Goal of the exercise: Look below for the line that contains "Answer: -3664", then copy it and each following line exactly, through and including the line that contains "Answer: -271998/49 ≈ -5551.0".

Task material:
◇ ◇ ◇ ◇

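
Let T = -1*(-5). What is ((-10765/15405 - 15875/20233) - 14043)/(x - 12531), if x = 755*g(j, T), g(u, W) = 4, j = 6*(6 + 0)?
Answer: 875503223063/592895510103 ≈ 1.4767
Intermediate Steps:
j = 36 (j = 6*6 = 36)
T = 5
x = 3020 (x = 755*4 = 3020)
((-10765/15405 - 15875/20233) - 14043)/(x - 12531) = ((-10765/15405 - 15875/20233) - 14043)/(3020 - 12531) = ((-10765*1/15405 - 15875*1/20233) - 14043)/(-9511) = ((-2153/3081 - 15875/20233) - 14043)*(-1/9511) = (-92472524/62337873 - 14043)*(-1/9511) = -875503223063/62337873*(-1/9511) = 875503223063/592895510103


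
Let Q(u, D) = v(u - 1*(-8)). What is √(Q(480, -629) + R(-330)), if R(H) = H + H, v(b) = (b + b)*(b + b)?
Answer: 2*√237979 ≈ 975.66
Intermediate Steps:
v(b) = 4*b² (v(b) = (2*b)*(2*b) = 4*b²)
Q(u, D) = 4*(8 + u)² (Q(u, D) = 4*(u - 1*(-8))² = 4*(u + 8)² = 4*(8 + u)²)
R(H) = 2*H
√(Q(480, -629) + R(-330)) = √(4*(8 + 480)² + 2*(-330)) = √(4*488² - 660) = √(4*238144 - 660) = √(952576 - 660) = √951916 = 2*√237979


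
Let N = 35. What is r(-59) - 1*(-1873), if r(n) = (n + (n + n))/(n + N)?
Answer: 15043/8 ≈ 1880.4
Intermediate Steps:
r(n) = 3*n/(35 + n) (r(n) = (n + (n + n))/(n + 35) = (n + 2*n)/(35 + n) = (3*n)/(35 + n) = 3*n/(35 + n))
r(-59) - 1*(-1873) = 3*(-59)/(35 - 59) - 1*(-1873) = 3*(-59)/(-24) + 1873 = 3*(-59)*(-1/24) + 1873 = 59/8 + 1873 = 15043/8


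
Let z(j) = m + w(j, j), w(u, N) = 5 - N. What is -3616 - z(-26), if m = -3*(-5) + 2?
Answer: -3664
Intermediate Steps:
m = 17 (m = 15 + 2 = 17)
z(j) = 22 - j (z(j) = 17 + (5 - j) = 22 - j)
-3616 - z(-26) = -3616 - (22 - 1*(-26)) = -3616 - (22 + 26) = -3616 - 1*48 = -3616 - 48 = -3664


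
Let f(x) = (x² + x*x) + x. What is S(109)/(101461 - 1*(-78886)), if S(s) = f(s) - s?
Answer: 23762/180347 ≈ 0.13176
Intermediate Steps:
f(x) = x + 2*x² (f(x) = (x² + x²) + x = 2*x² + x = x + 2*x²)
S(s) = -s + s*(1 + 2*s) (S(s) = s*(1 + 2*s) - s = -s + s*(1 + 2*s))
S(109)/(101461 - 1*(-78886)) = (2*109²)/(101461 - 1*(-78886)) = (2*11881)/(101461 + 78886) = 23762/180347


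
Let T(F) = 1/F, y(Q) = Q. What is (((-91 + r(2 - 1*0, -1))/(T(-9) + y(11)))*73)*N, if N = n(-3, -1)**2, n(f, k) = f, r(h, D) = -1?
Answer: -271998/49 ≈ -5551.0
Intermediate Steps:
N = 9 (N = (-3)**2 = 9)
(((-91 + r(2 - 1*0, -1))/(T(-9) + y(11)))*73)*N = (((-91 - 1)/(1/(-9) + 11))*73)*9 = (-92/(-1/9 + 11)*73)*9 = (-92/98/9*73)*9 = (-92*9/98*73)*9 = -414/49*73*9 = -30222/49*9 = -271998/49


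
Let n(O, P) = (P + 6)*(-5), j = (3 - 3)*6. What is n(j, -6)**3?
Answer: 0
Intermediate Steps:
j = 0 (j = 0*6 = 0)
n(O, P) = -30 - 5*P (n(O, P) = (6 + P)*(-5) = -30 - 5*P)
n(j, -6)**3 = (-30 - 5*(-6))**3 = (-30 + 30)**3 = 0**3 = 0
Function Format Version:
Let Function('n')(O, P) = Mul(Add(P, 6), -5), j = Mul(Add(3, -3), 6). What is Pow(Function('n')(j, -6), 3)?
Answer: 0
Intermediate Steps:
j = 0 (j = Mul(0, 6) = 0)
Function('n')(O, P) = Add(-30, Mul(-5, P)) (Function('n')(O, P) = Mul(Add(6, P), -5) = Add(-30, Mul(-5, P)))
Pow(Function('n')(j, -6), 3) = Pow(Add(-30, Mul(-5, -6)), 3) = Pow(Add(-30, 30), 3) = Pow(0, 3) = 0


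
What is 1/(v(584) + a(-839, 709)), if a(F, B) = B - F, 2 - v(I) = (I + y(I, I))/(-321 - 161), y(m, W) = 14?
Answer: 241/373849 ≈ 0.00064465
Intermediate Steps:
v(I) = 489/241 + I/482 (v(I) = 2 - (I + 14)/(-321 - 161) = 2 - (14 + I)/(-482) = 2 - (14 + I)*(-1)/482 = 2 - (-7/241 - I/482) = 2 + (7/241 + I/482) = 489/241 + I/482)
1/(v(584) + a(-839, 709)) = 1/((489/241 + (1/482)*584) + (709 - 1*(-839))) = 1/((489/241 + 292/241) + (709 + 839)) = 1/(781/241 + 1548) = 1/(373849/241) = 241/373849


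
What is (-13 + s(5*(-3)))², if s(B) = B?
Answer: 784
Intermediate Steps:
(-13 + s(5*(-3)))² = (-13 + 5*(-3))² = (-13 - 15)² = (-28)² = 784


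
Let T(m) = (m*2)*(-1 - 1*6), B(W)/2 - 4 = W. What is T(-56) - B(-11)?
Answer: 798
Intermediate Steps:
B(W) = 8 + 2*W
T(m) = -14*m (T(m) = (2*m)*(-1 - 6) = (2*m)*(-7) = -14*m)
T(-56) - B(-11) = -14*(-56) - (8 + 2*(-11)) = 784 - (8 - 22) = 784 - 1*(-14) = 784 + 14 = 798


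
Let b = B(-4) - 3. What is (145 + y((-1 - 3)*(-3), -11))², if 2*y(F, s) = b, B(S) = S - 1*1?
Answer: 19881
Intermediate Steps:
B(S) = -1 + S (B(S) = S - 1 = -1 + S)
b = -8 (b = (-1 - 4) - 3 = -5 - 3 = -8)
y(F, s) = -4 (y(F, s) = (½)*(-8) = -4)
(145 + y((-1 - 3)*(-3), -11))² = (145 - 4)² = 141² = 19881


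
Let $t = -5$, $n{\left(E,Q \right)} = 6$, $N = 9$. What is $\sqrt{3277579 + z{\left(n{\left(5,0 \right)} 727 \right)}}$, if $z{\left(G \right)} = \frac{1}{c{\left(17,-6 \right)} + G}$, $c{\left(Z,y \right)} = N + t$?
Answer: $\frac{\sqrt{62477066688890}}{4366} \approx 1810.4$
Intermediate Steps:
$c{\left(Z,y \right)} = 4$ ($c{\left(Z,y \right)} = 9 - 5 = 4$)
$z{\left(G \right)} = \frac{1}{4 + G}$
$\sqrt{3277579 + z{\left(n{\left(5,0 \right)} 727 \right)}} = \sqrt{3277579 + \frac{1}{4 + 6 \cdot 727}} = \sqrt{3277579 + \frac{1}{4 + 4362}} = \sqrt{3277579 + \frac{1}{4366}} = \sqrt{\frac{14309909915}{4366}} = \frac{\sqrt{62477066688890}}{4366}$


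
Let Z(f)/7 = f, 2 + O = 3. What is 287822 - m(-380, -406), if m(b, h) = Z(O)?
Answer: 287815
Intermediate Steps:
O = 1 (O = -2 + 3 = 1)
Z(f) = 7*f
m(b, h) = 7 (m(b, h) = 7*1 = 7)
287822 - m(-380, -406) = 287822 - 1*7 = 287822 - 7 = 287815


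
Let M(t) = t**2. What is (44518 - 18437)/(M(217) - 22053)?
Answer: 2371/2276 ≈ 1.0417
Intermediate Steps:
(44518 - 18437)/(M(217) - 22053) = (44518 - 18437)/(217**2 - 22053) = 26081/(47089 - 22053) = 26081/25036 = 26081*(1/25036) = 2371/2276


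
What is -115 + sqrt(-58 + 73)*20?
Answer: -115 + 20*sqrt(15) ≈ -37.540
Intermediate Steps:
-115 + sqrt(-58 + 73)*20 = -115 + sqrt(15)*20 = -115 + 20*sqrt(15)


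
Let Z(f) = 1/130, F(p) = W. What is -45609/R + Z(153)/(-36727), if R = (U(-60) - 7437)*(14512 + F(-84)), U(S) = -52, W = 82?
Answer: 54412833031/130456880215415 ≈ 0.00041709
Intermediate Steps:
F(p) = 82
Z(f) = 1/130
R = -109294466 (R = (-52 - 7437)*(14512 + 82) = -7489*14594 = -109294466)
-45609/R + Z(153)/(-36727) = -45609/(-109294466) + (1/130)/(-36727) = -45609*(-1/109294466) + (1/130)*(-1/36727) = 45609/109294466 - 1/4774510 = 54412833031/130456880215415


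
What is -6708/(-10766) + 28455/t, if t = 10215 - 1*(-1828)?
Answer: 193565487/64827469 ≈ 2.9859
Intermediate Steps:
t = 12043 (t = 10215 + 1828 = 12043)
-6708/(-10766) + 28455/t = -6708/(-10766) + 28455/12043 = -6708*(-1/10766) + 28455*(1/12043) = 3354/5383 + 28455/12043 = 193565487/64827469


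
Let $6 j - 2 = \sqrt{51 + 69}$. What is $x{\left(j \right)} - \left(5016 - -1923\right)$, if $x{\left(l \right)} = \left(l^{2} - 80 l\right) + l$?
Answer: $- \frac{62657}{9} - \frac{235 \sqrt{30}}{9} \approx -7104.9$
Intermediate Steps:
$j = \frac{1}{3} + \frac{\sqrt{30}}{3}$ ($j = \frac{1}{3} + \frac{\sqrt{51 + 69}}{6} = \frac{1}{3} + \frac{\sqrt{120}}{6} = \frac{1}{3} + \frac{2 \sqrt{30}}{6} = \frac{1}{3} + \frac{\sqrt{30}}{3} \approx 2.1591$)
$x{\left(l \right)} = l^{2} - 79 l$
$x{\left(j \right)} - \left(5016 - -1923\right) = \left(\frac{1}{3} + \frac{\sqrt{30}}{3}\right) \left(-79 + \left(\frac{1}{3} + \frac{\sqrt{30}}{3}\right)\right) - \left(5016 - -1923\right) = \left(\frac{1}{3} + \frac{\sqrt{30}}{3}\right) \left(- \frac{236}{3} + \frac{\sqrt{30}}{3}\right) - \left(5016 + 1923\right) = \left(- \frac{236}{3} + \frac{\sqrt{30}}{3}\right) \left(\frac{1}{3} + \frac{\sqrt{30}}{3}\right) - 6939 = -6939 + \left(- \frac{236}{3} + \frac{\sqrt{30}}{3}\right) \left(\frac{1}{3} + \frac{\sqrt{30}}{3}\right)$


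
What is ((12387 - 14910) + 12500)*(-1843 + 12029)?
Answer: 101625722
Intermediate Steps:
((12387 - 14910) + 12500)*(-1843 + 12029) = (-2523 + 12500)*10186 = 9977*10186 = 101625722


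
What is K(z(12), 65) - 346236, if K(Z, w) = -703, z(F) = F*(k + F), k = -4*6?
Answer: -346939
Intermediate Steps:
k = -24
z(F) = F*(-24 + F)
K(z(12), 65) - 346236 = -703 - 346236 = -346939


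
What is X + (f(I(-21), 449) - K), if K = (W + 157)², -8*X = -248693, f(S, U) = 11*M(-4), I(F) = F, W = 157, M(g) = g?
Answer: -540427/8 ≈ -67553.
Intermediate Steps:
f(S, U) = -44 (f(S, U) = 11*(-4) = -44)
X = 248693/8 (X = -⅛*(-248693) = 248693/8 ≈ 31087.)
K = 98596 (K = (157 + 157)² = 314² = 98596)
X + (f(I(-21), 449) - K) = 248693/8 + (-44 - 1*98596) = 248693/8 + (-44 - 98596) = 248693/8 - 98640 = -540427/8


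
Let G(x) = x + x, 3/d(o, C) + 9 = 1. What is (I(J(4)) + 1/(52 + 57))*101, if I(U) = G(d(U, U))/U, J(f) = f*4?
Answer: -26563/6976 ≈ -3.8078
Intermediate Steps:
J(f) = 4*f
d(o, C) = -3/8 (d(o, C) = 3/(-9 + 1) = 3/(-8) = 3*(-⅛) = -3/8)
G(x) = 2*x
I(U) = -3/(4*U) (I(U) = (2*(-3/8))/U = -3/(4*U))
(I(J(4)) + 1/(52 + 57))*101 = (-3/(4*(4*4)) + 1/(52 + 57))*101 = (-¾/16 + 1/109)*101 = (-¾*1/16 + 1/109)*101 = (-3/64 + 1/109)*101 = -263/6976*101 = -26563/6976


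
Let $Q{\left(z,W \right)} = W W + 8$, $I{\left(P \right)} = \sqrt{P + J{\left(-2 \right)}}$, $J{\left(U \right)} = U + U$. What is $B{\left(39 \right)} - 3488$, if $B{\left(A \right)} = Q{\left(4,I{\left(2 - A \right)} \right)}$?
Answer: $-3521$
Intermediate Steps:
$J{\left(U \right)} = 2 U$
$I{\left(P \right)} = \sqrt{-4 + P}$ ($I{\left(P \right)} = \sqrt{P + 2 \left(-2\right)} = \sqrt{P - 4} = \sqrt{-4 + P}$)
$Q{\left(z,W \right)} = 8 + W^{2}$ ($Q{\left(z,W \right)} = W^{2} + 8 = 8 + W^{2}$)
$B{\left(A \right)} = 6 - A$ ($B{\left(A \right)} = 8 + \left(\sqrt{-4 - \left(-2 + A\right)}\right)^{2} = 8 + \left(\sqrt{-2 - A}\right)^{2} = 8 - \left(2 + A\right) = 6 - A$)
$B{\left(39 \right)} - 3488 = \left(6 - 39\right) - 3488 = -33 - 3488 = -3521$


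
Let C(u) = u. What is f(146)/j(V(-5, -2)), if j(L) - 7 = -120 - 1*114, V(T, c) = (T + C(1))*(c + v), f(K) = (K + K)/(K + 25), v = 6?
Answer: -292/38817 ≈ -0.0075225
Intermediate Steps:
f(K) = 2*K/(25 + K) (f(K) = (2*K)/(25 + K) = 2*K/(25 + K))
V(T, c) = (1 + T)*(6 + c) (V(T, c) = (T + 1)*(c + 6) = (1 + T)*(6 + c))
j(L) = -227 (j(L) = 7 + (-120 - 1*114) = 7 + (-120 - 114) = 7 - 234 = -227)
f(146)/j(V(-5, -2)) = (2*146/(25 + 146))/(-227) = (2*146/171)*(-1/227) = (2*146*(1/171))*(-1/227) = (292/171)*(-1/227) = -292/38817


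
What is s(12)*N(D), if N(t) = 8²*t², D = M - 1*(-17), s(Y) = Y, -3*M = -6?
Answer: 277248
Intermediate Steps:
M = 2 (M = -⅓*(-6) = 2)
D = 19 (D = 2 - 1*(-17) = 2 + 17 = 19)
N(t) = 64*t²
s(12)*N(D) = 12*(64*19²) = 12*(64*361) = 12*23104 = 277248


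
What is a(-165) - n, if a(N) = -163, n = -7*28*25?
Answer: 4737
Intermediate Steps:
n = -4900 (n = -196*25 = -4900)
a(-165) - n = -163 - 1*(-4900) = -163 + 4900 = 4737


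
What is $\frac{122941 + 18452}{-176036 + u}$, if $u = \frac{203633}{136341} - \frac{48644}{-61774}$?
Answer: $- \frac{595429177482531}{741306942414539} \approx -0.80322$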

◇ ◇ ◇ ◇

Result of the exercise:
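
Answer: -3664
Intermediate Steps:
m = 17 (m = 15 + 2 = 17)
z(j) = 22 - j (z(j) = 17 + (5 - j) = 22 - j)
-3616 - z(-26) = -3616 - (22 - 1*(-26)) = -3616 - (22 + 26) = -3616 - 1*48 = -3616 - 48 = -3664


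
Let f(x) = (x² + x*x) + x. What is S(109)/(101461 - 1*(-78886)), if S(s) = f(s) - s?
Answer: 23762/180347 ≈ 0.13176
Intermediate Steps:
f(x) = x + 2*x² (f(x) = (x² + x²) + x = 2*x² + x = x + 2*x²)
S(s) = -s + s*(1 + 2*s) (S(s) = s*(1 + 2*s) - s = -s + s*(1 + 2*s))
S(109)/(101461 - 1*(-78886)) = (2*109²)/(101461 - 1*(-78886)) = (2*11881)/(101461 + 78886) = 23762/180347


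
Let T(F) = 1/F, y(Q) = Q. What is (((-91 + r(2 - 1*0, -1))/(T(-9) + y(11)))*73)*N, if N = n(-3, -1)**2, n(f, k) = f, r(h, D) = -1?
Answer: -271998/49 ≈ -5551.0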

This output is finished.